(Stored data)
┏━━

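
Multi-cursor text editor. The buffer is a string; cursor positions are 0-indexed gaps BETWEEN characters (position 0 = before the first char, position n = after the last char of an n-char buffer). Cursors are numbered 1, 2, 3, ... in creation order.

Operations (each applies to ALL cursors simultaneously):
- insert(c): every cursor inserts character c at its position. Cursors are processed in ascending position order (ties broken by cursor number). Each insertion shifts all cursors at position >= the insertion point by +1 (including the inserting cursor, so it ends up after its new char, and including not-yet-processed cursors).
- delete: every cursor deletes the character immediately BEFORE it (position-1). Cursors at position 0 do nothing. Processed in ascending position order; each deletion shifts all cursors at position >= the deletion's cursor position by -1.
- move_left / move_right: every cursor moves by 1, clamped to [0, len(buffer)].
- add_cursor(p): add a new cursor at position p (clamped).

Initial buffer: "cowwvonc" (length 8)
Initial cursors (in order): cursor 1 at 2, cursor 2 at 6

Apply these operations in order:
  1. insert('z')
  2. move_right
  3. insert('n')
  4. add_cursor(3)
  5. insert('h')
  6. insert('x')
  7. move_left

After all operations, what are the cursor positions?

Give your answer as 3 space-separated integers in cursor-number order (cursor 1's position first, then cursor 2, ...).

After op 1 (insert('z')): buffer="cozwwvoznc" (len 10), cursors c1@3 c2@8, authorship ..1....2..
After op 2 (move_right): buffer="cozwwvoznc" (len 10), cursors c1@4 c2@9, authorship ..1....2..
After op 3 (insert('n')): buffer="cozwnwvoznnc" (len 12), cursors c1@5 c2@11, authorship ..1.1...2.2.
After op 4 (add_cursor(3)): buffer="cozwnwvoznnc" (len 12), cursors c3@3 c1@5 c2@11, authorship ..1.1...2.2.
After op 5 (insert('h')): buffer="cozhwnhwvoznnhc" (len 15), cursors c3@4 c1@7 c2@14, authorship ..13.11...2.22.
After op 6 (insert('x')): buffer="cozhxwnhxwvoznnhxc" (len 18), cursors c3@5 c1@9 c2@17, authorship ..133.111...2.222.
After op 7 (move_left): buffer="cozhxwnhxwvoznnhxc" (len 18), cursors c3@4 c1@8 c2@16, authorship ..133.111...2.222.

Answer: 8 16 4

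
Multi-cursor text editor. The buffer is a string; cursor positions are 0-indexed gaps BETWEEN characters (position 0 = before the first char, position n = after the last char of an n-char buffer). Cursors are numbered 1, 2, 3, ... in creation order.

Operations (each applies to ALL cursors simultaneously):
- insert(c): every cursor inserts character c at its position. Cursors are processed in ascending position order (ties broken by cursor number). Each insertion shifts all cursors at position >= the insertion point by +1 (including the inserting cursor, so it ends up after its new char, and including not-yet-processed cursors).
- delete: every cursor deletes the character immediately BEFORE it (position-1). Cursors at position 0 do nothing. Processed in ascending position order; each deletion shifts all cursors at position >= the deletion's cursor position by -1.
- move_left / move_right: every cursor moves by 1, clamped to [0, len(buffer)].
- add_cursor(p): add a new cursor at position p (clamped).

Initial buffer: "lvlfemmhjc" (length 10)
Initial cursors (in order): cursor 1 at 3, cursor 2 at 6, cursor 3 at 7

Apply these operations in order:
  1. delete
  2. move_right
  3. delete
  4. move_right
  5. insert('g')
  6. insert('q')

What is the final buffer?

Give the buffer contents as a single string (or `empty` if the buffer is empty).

Answer: lvjgggqqqc

Derivation:
After op 1 (delete): buffer="lvfehjc" (len 7), cursors c1@2 c2@4 c3@4, authorship .......
After op 2 (move_right): buffer="lvfehjc" (len 7), cursors c1@3 c2@5 c3@5, authorship .......
After op 3 (delete): buffer="lvjc" (len 4), cursors c1@2 c2@2 c3@2, authorship ....
After op 4 (move_right): buffer="lvjc" (len 4), cursors c1@3 c2@3 c3@3, authorship ....
After op 5 (insert('g')): buffer="lvjgggc" (len 7), cursors c1@6 c2@6 c3@6, authorship ...123.
After op 6 (insert('q')): buffer="lvjgggqqqc" (len 10), cursors c1@9 c2@9 c3@9, authorship ...123123.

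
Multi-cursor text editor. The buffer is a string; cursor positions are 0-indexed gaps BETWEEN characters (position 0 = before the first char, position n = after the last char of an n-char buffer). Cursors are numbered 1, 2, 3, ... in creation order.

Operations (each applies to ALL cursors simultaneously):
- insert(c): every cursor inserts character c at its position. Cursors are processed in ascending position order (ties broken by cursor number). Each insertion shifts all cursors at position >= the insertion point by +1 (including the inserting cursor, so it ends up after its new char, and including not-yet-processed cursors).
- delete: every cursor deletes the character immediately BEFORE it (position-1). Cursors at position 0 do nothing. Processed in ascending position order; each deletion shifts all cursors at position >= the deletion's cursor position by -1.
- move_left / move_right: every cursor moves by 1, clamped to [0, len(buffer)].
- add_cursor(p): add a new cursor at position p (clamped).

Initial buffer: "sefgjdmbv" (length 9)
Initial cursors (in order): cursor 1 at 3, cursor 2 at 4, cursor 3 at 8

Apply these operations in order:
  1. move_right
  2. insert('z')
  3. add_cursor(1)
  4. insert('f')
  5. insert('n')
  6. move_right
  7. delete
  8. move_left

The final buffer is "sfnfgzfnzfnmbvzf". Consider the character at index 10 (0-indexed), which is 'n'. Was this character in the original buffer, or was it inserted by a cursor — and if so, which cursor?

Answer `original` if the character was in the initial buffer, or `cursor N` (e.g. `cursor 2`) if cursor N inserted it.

After op 1 (move_right): buffer="sefgjdmbv" (len 9), cursors c1@4 c2@5 c3@9, authorship .........
After op 2 (insert('z')): buffer="sefgzjzdmbvz" (len 12), cursors c1@5 c2@7 c3@12, authorship ....1.2....3
After op 3 (add_cursor(1)): buffer="sefgzjzdmbvz" (len 12), cursors c4@1 c1@5 c2@7 c3@12, authorship ....1.2....3
After op 4 (insert('f')): buffer="sfefgzfjzfdmbvzf" (len 16), cursors c4@2 c1@7 c2@10 c3@16, authorship .4...11.22....33
After op 5 (insert('n')): buffer="sfnefgzfnjzfndmbvzfn" (len 20), cursors c4@3 c1@9 c2@13 c3@20, authorship .44...111.222....333
After op 6 (move_right): buffer="sfnefgzfnjzfndmbvzfn" (len 20), cursors c4@4 c1@10 c2@14 c3@20, authorship .44...111.222....333
After op 7 (delete): buffer="sfnfgzfnzfnmbvzf" (len 16), cursors c4@3 c1@8 c2@11 c3@16, authorship .44..111222...33
After op 8 (move_left): buffer="sfnfgzfnzfnmbvzf" (len 16), cursors c4@2 c1@7 c2@10 c3@15, authorship .44..111222...33
Authorship (.=original, N=cursor N): . 4 4 . . 1 1 1 2 2 2 . . . 3 3
Index 10: author = 2

Answer: cursor 2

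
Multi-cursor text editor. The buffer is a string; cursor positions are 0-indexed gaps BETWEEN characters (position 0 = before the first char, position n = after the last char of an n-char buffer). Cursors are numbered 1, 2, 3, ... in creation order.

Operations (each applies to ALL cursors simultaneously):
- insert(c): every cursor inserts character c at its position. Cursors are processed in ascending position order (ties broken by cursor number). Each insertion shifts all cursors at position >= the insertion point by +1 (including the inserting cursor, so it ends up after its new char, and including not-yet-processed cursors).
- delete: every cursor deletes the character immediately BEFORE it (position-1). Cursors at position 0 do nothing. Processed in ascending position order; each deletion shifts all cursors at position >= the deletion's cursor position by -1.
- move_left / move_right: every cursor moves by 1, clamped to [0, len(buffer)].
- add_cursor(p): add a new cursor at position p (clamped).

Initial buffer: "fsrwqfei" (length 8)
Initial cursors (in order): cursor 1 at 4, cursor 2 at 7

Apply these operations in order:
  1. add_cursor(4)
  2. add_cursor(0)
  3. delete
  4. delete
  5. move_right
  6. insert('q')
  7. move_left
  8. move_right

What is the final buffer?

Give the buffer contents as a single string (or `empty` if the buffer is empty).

Answer: qqqqiq

Derivation:
After op 1 (add_cursor(4)): buffer="fsrwqfei" (len 8), cursors c1@4 c3@4 c2@7, authorship ........
After op 2 (add_cursor(0)): buffer="fsrwqfei" (len 8), cursors c4@0 c1@4 c3@4 c2@7, authorship ........
After op 3 (delete): buffer="fsqfi" (len 5), cursors c4@0 c1@2 c3@2 c2@4, authorship .....
After op 4 (delete): buffer="qi" (len 2), cursors c1@0 c3@0 c4@0 c2@1, authorship ..
After op 5 (move_right): buffer="qi" (len 2), cursors c1@1 c3@1 c4@1 c2@2, authorship ..
After op 6 (insert('q')): buffer="qqqqiq" (len 6), cursors c1@4 c3@4 c4@4 c2@6, authorship .134.2
After op 7 (move_left): buffer="qqqqiq" (len 6), cursors c1@3 c3@3 c4@3 c2@5, authorship .134.2
After op 8 (move_right): buffer="qqqqiq" (len 6), cursors c1@4 c3@4 c4@4 c2@6, authorship .134.2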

┗━━

=== What the task requires ===
Word for word, restate the lines above from the line containing "cursor 3 at 8" through the line containing "The final buffer is", with both included and nothing else.

=== Solution to the problem ===
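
Initial cursors (in order): cursor 1 at 3, cursor 2 at 4, cursor 3 at 8

Apply these operations in order:
  1. move_right
  2. insert('z')
  3. add_cursor(1)
  4. insert('f')
  5. insert('n')
  6. move_right
  7. delete
  8. move_left

The final buffer is "sfnfgzfnzfnmbvzf". Consider the character at index 10 (0-indexed), which is 'n'. Was this character in the original buffer, or was it inserted by a cursor — and if so, which cursor?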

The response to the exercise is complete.